EXERCISE BRIEF:
Some entries follow. Reproduce exactly the lines starting at the one with "A stock trades" and stopping after the one with "An American put".

# # # #

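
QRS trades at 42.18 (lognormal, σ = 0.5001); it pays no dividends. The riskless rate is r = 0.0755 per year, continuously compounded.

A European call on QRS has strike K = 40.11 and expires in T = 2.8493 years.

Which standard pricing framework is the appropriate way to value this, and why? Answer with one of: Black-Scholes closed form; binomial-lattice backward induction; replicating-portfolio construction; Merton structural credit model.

framework: Black-Scholes closed form

Key observation: a European-exercise option on QRS struck at 40.11 — a GBM underlying with constant parameters — admits an analytic price: the data contain no early exercise, no discrete tree, no debt structure.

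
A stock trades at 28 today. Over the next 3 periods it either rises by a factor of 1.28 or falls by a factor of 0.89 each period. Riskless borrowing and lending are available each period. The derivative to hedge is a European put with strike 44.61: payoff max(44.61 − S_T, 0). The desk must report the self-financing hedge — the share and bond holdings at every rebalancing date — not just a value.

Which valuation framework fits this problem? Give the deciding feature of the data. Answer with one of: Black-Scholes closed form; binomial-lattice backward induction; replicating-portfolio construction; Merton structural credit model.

Key observation: the mandate to exhibit the hedge at every date and state singles out the replicating-portfolio construction on the 3-period tree with factors 1.28 and 0.89 from 28.

framework: replicating-portfolio construction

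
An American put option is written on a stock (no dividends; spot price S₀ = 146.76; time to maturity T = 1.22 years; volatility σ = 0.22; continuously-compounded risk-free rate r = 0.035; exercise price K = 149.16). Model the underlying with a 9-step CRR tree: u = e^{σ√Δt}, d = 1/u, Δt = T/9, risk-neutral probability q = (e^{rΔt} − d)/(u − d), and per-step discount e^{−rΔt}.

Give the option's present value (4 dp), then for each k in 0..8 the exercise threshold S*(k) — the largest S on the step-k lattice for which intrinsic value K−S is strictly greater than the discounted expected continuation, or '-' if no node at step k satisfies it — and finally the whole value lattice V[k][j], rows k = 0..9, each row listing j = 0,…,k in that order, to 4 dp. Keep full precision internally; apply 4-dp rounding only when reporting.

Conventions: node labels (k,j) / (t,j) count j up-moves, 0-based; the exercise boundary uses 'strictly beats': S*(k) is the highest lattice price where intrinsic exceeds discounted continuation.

params: Δt=0.13556 u=1.08437 d=0.92219 q=0.50909 e^(-rΔt)=0.99527
t_9 payoffs: 78.3638 65.9137 51.2741 34.0601 13.8188 0.0000 0.0000 0.0000 0.0000 0.0000
t_8: node(8,0) S=76.7692 payoff=72.3908 vs cont=71.6848 → 72.3908 [stop]  node(8,1) S=90.2698 payoff=58.8902 vs cont=58.1842 → 58.8902 [stop]  node(8,2) S=106.1445 payoff=43.0155 vs cont=42.3095 → 43.0155 [stop]  node(8,3) S=124.8109 payoff=24.3491 vs cont=23.6431 → 24.3491 [stop]  node(8,4) S=146.7600 payoff=2.4000 vs cont=6.7517 → 6.7517 [wait]  node(8,5) S=172.5690 payoff=0.0000 vs cont=0.0000 → 0.0000 [wait]  node(8,6) S=202.9168 payoff=0.0000 vs cont=0.0000 → 0.0000 [wait]  node(8,7) S=238.6014 payoff=0.0000 vs cont=0.0000 → 0.0000 [wait]  node(8,8) S=280.5615 payoff=0.0000 vs cont=0.0000 → 0.0000 [wait]  ⇒ S*(8)=124.8109
t_7: node(7,0) S=83.2463 payoff=65.9137 vs cont=65.2077 → 65.9137 [stop]  node(7,1) S=97.8859 payoff=51.2741 vs cont=50.5681 → 51.2741 [stop]  node(7,2) S=115.0999 payoff=34.0601 vs cont=33.3541 → 34.0601 [stop]  node(7,3) S=135.3412 payoff=13.8188 vs cont=15.3177 → 15.3177 [wait]  node(7,4) S=159.1422 payoff=0.0000 vs cont=3.2988 → 3.2988 [wait]  node(7,5) S=187.1287 payoff=0.0000 vs cont=0.0000 → 0.0000 [wait]  node(7,6) S=220.0369 payoff=0.0000 vs cont=0.0000 → 0.0000 [wait]  node(7,7) S=258.7323 payoff=0.0000 vs cont=0.0000 → 0.0000 [wait]  ⇒ S*(7)=115.0999
t_6: node(6,0) S=90.2698 payoff=58.8902 vs cont=58.1842 → 58.8902 [stop]  node(6,1) S=106.1445 payoff=43.0155 vs cont=42.3095 → 43.0155 [stop]  node(6,2) S=124.8109 payoff=24.3491 vs cont=24.4025 → 24.4025 [wait]  node(6,3) S=146.7600 payoff=2.4000 vs cont=9.1555 → 9.1555 [wait]  node(6,4) S=172.5690 payoff=0.0000 vs cont=1.6118 → 1.6118 [wait]  node(6,5) S=202.9168 payoff=0.0000 vs cont=0.0000 → 0.0000 [wait]  node(6,6) S=238.6014 payoff=0.0000 vs cont=0.0000 → 0.0000 [wait]  ⇒ S*(6)=106.1445
t_5: node(5,0) S=97.8859 payoff=51.2741 vs cont=50.5681 → 51.2741 [stop]  node(5,1) S=115.0999 payoff=34.0601 vs cont=33.3812 → 34.0601 [stop]  node(5,2) S=135.3412 payoff=13.8188 vs cont=16.5617 → 16.5617 [wait]  node(5,3) S=159.1422 payoff=0.0000 vs cont=5.2899 → 5.2899 [wait]  node(5,4) S=187.1287 payoff=0.0000 vs cont=0.7875 → 0.7875 [wait]  node(5,5) S=220.0369 payoff=0.0000 vs cont=0.0000 → 0.0000 [wait]  ⇒ S*(5)=115.0999
t_4: node(4,0) S=106.1445 payoff=43.0155 vs cont=42.3095 → 43.0155 [stop]  node(4,1) S=124.8109 payoff=24.3491 vs cont=25.0329 → 25.0329 [wait]  node(4,2) S=146.7600 payoff=2.4000 vs cont=10.7722 → 10.7722 [wait]  node(4,3) S=172.5690 payoff=0.0000 vs cont=2.9836 → 2.9836 [wait]  node(4,4) S=202.9168 payoff=0.0000 vs cont=0.3848 → 0.3848 [wait]  ⇒ S*(4)=106.1445
t_3: node(3,0) S=115.0999 payoff=34.0601 vs cont=33.7005 → 34.0601 [stop]  node(3,1) S=135.3412 payoff=13.8188 vs cont=17.6888 → 17.6888 [wait]  node(3,2) S=159.1422 payoff=0.0000 vs cont=6.7749 → 6.7749 [wait]  node(3,3) S=187.1287 payoff=0.0000 vs cont=1.6527 → 1.6527 [wait]  ⇒ S*(3)=115.0999
t_2: node(2,0) S=124.8109 payoff=24.3491 vs cont=25.6039 → 25.6039 [wait]  node(2,1) S=146.7600 payoff=2.4000 vs cont=12.0753 → 12.0753 [wait]  node(2,2) S=172.5690 payoff=0.0000 vs cont=4.1476 → 4.1476 [wait]  ⇒ S*(2)=-
t_1: node(1,0) S=135.3412 payoff=13.8188 vs cont=18.6281 → 18.6281 [wait]  node(1,1) S=159.1422 payoff=0.0000 vs cont=8.0013 → 8.0013 [wait]  ⇒ S*(1)=-
t_0: node(0,0) S=146.7600 payoff=2.4000 vs cont=13.1556 → 13.1556 [wait]  ⇒ S*(0)=-

price = 13.1556
boundary = - - - 115.0999 106.1445 115.0999 106.1445 115.0999 124.8109
tree:
13.1556
18.6281 8.0013
25.6039 12.0753 4.1476
34.0601 17.6888 6.7749 1.6527
43.0155 25.0329 10.7722 2.9836 0.3848
51.2741 34.0601 16.5617 5.2899 0.7875 0.0000
58.8902 43.0155 24.4025 9.1555 1.6118 0.0000 0.0000
65.9137 51.2741 34.0601 15.3177 3.2988 0.0000 0.0000 0.0000
72.3908 58.8902 43.0155 24.3491 6.7517 0.0000 0.0000 0.0000 0.0000
78.3638 65.9137 51.2741 34.0601 13.8188 0.0000 0.0000 0.0000 0.0000 0.0000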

# # # #

RESULT:
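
A stock trades at 28 today. Over the next 3 periods it either rises by a factor of 1.28 or falls by a factor of 0.89 each period. Riskless borrowing and lending are available each period. The derivative to hedge is a European put with strike 44.61: payoff max(44.61 − S_T, 0). The desk must report the self-financing hedge — the share and bond holdings at every rebalancing date — not just a value.

Which valuation framework fits this problem? Give the deciding feature of the data. Answer with one of: Black-Scholes closed form; binomial-lattice backward induction; replicating-portfolio construction; Merton structural credit model.

Key observation: the mandate to exhibit the hedge at every date and state singles out the replicating-portfolio construction on the 3-period tree with factors 1.28 and 0.89 from 28.

framework: replicating-portfolio construction

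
An American put option is written on a stock (no dividends; spot price S₀ = 146.76; time to maturity T = 1.22 years; volatility σ = 0.22; continuously-compounded risk-free rate r = 0.035; exercise price K = 149.16). Model the underlying with a 9-step CRR tree: u = e^{σ√Δt}, d = 1/u, Δt = T/9, risk-neutral probability q = (e^{rΔt} − d)/(u − d), and per-step discount e^{−rΔt}.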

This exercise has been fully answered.